[Activity]:
Each line below from the one containing "diag(0.14, 0.08, 0.18)" through the one containing "q = (-0.735770, -0.098754, -0.467580, 0.479852)" is to be given again exactly, and no line outside that span.

Top of The records

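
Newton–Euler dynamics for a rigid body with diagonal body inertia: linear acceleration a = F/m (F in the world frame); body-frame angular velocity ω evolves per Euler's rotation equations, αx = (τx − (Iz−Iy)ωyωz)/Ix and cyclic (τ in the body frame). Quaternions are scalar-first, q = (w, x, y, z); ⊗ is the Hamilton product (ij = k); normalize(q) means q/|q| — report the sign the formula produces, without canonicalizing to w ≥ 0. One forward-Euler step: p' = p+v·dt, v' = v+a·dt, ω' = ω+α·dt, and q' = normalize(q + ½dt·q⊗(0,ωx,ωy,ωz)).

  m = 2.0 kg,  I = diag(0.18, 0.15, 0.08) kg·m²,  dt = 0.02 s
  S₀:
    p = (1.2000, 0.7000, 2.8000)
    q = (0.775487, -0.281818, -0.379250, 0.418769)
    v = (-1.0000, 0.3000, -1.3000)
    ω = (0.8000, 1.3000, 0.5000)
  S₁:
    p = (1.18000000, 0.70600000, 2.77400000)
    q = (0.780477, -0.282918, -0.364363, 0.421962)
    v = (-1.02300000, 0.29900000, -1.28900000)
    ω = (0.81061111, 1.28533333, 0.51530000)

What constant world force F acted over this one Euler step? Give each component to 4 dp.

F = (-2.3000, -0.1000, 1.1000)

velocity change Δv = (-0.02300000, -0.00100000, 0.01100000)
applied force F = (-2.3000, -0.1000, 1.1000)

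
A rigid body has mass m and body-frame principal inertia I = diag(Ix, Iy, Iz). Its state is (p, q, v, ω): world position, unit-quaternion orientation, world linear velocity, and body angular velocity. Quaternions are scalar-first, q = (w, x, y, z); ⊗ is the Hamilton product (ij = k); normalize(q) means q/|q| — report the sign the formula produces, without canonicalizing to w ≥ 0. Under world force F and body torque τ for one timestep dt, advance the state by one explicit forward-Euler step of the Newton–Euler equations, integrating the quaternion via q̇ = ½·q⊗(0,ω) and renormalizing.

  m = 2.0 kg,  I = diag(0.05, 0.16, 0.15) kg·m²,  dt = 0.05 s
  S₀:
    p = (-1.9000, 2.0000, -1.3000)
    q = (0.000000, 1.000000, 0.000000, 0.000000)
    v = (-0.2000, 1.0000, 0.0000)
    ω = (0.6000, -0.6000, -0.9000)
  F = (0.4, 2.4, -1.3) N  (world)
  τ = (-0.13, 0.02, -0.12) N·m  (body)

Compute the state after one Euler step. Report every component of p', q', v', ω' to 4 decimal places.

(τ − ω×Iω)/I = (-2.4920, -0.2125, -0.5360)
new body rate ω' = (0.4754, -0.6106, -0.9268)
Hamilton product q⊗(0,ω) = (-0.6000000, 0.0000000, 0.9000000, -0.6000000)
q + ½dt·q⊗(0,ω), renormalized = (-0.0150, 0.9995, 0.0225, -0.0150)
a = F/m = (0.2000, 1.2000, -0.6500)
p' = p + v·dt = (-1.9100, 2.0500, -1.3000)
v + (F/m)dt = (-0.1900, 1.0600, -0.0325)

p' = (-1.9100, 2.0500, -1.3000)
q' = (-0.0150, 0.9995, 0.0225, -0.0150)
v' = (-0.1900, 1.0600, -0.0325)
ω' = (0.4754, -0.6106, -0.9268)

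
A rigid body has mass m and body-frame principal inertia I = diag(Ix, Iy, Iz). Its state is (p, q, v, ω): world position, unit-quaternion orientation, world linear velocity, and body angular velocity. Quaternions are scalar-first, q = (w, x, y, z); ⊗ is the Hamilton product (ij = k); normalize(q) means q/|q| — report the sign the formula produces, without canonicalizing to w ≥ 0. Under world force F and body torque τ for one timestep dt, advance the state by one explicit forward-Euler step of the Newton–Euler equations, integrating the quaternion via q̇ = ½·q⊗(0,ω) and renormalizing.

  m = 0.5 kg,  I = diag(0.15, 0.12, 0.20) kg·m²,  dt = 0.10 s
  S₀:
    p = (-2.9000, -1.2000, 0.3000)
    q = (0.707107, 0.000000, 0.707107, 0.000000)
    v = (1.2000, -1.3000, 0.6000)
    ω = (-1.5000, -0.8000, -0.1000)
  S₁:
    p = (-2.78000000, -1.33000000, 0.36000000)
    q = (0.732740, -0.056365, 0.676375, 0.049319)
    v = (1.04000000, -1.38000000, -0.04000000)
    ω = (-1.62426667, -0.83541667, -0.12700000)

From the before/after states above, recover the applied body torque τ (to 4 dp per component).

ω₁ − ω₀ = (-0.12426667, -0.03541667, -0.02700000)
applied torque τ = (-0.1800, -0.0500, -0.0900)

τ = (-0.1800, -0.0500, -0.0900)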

Bottom of The records
Top of The records

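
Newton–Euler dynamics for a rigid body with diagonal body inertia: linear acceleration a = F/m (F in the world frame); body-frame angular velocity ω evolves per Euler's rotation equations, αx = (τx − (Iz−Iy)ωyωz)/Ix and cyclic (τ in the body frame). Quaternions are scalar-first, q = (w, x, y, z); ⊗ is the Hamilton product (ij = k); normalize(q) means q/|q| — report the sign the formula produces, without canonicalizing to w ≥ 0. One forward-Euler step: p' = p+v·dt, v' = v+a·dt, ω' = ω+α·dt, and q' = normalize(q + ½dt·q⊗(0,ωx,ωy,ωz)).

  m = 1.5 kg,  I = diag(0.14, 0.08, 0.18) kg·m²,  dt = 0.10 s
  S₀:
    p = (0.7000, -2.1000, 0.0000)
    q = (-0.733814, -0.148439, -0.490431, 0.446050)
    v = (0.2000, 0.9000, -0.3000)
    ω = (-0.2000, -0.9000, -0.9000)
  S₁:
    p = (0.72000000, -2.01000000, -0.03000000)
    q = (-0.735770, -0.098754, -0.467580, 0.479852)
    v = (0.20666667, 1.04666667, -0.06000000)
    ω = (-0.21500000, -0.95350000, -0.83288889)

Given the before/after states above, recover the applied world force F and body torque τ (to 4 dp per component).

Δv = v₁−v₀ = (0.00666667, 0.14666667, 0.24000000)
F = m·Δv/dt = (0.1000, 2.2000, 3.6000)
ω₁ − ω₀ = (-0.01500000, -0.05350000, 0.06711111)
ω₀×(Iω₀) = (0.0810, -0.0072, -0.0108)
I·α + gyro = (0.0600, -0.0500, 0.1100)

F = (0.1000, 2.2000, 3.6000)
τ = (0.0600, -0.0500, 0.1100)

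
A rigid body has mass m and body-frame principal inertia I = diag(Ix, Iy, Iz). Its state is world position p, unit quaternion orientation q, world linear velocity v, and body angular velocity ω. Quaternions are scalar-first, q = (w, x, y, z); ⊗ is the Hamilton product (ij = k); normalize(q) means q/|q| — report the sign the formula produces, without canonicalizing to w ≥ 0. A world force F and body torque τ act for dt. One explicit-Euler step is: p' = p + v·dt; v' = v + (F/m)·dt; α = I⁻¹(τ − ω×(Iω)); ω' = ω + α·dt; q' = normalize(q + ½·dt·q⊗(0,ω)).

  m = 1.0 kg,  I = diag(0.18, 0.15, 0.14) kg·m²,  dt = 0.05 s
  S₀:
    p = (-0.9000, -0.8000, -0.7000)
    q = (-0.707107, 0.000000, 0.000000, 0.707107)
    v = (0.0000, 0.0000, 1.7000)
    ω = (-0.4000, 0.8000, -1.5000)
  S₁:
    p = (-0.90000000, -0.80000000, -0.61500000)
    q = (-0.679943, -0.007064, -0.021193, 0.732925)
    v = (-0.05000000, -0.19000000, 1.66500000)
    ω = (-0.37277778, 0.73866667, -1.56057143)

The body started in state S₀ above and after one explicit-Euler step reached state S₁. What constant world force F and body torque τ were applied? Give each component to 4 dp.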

Bottom of The records
Top of The records

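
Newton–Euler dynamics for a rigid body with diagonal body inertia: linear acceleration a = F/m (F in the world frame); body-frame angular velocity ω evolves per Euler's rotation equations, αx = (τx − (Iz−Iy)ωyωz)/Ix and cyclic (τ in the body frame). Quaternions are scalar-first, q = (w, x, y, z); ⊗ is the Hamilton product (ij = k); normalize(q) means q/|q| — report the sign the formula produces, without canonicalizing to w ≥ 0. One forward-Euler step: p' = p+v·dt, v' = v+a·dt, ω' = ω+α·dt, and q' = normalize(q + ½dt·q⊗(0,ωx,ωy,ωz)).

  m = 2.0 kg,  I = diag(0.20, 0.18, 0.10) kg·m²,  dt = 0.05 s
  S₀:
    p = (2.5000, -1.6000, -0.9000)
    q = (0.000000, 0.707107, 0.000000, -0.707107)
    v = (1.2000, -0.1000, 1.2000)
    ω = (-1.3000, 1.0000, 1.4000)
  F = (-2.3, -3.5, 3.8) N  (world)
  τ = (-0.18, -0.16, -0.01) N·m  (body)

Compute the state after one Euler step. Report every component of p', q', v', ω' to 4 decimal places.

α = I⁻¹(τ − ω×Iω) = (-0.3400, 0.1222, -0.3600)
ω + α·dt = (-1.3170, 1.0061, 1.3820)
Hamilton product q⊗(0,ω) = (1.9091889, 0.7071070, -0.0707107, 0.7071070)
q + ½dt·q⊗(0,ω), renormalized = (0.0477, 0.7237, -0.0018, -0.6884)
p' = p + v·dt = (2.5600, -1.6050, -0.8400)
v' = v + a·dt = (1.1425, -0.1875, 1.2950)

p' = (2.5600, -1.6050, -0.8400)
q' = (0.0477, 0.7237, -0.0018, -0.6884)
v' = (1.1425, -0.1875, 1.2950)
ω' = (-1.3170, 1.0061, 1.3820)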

Bottom of The records

[Result of the exercise]:
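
  m = 1.5 kg,  I = diag(0.14, 0.08, 0.18) kg·m²,  dt = 0.10 s
  S₀:
    p = (0.7000, -2.1000, 0.0000)
    q = (-0.733814, -0.148439, -0.490431, 0.446050)
    v = (0.2000, 0.9000, -0.3000)
    ω = (-0.2000, -0.9000, -0.9000)
  S₁:
    p = (0.72000000, -2.01000000, -0.03000000)
    q = (-0.735770, -0.098754, -0.467580, 0.479852)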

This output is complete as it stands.